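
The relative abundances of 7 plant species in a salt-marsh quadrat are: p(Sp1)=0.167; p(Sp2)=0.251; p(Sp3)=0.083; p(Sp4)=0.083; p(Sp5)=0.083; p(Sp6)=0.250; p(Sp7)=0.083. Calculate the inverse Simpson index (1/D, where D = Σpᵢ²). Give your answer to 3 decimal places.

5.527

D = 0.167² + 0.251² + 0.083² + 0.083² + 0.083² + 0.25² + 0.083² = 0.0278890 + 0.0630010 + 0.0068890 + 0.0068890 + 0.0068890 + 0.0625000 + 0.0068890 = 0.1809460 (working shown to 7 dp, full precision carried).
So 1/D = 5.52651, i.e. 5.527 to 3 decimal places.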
══════════
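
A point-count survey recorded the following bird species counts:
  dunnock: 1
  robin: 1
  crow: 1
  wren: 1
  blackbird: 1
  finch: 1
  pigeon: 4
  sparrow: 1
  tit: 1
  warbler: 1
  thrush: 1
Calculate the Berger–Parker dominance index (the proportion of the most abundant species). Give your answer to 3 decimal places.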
══════════
* **EXERCISE OBJECTIVE**: Send back an exact copy of only the lines from the line with "blackbird: 1" up to and including the line with "Calculate the Berger–Parker" in the data above.

* **WRITTEN ANSWER**:
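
  blackbird: 1
  finch: 1
  pigeon: 4
  sparrow: 1
  tit: 1
  warbler: 1
  thrush: 1
Calculate the Berger–Parker dominance index (the proportion of the most abundant species). Give your answer to 3 decimal places.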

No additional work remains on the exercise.